The reply should hold only the lines below from the one with "After all operations, what is R1's vector?" to the end, each copied exactly.

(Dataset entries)
· · · ·
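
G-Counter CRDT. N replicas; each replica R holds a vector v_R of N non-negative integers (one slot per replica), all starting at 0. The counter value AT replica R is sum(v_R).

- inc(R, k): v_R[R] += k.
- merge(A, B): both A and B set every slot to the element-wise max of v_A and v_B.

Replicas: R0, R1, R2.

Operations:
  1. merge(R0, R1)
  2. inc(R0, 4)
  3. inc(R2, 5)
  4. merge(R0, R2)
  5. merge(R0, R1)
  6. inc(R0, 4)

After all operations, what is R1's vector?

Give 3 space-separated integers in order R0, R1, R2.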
· · · ·
### THE COMPLETED TASK
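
After all operations, what is R1's vector?

Give 3 space-separated integers in order R0, R1, R2.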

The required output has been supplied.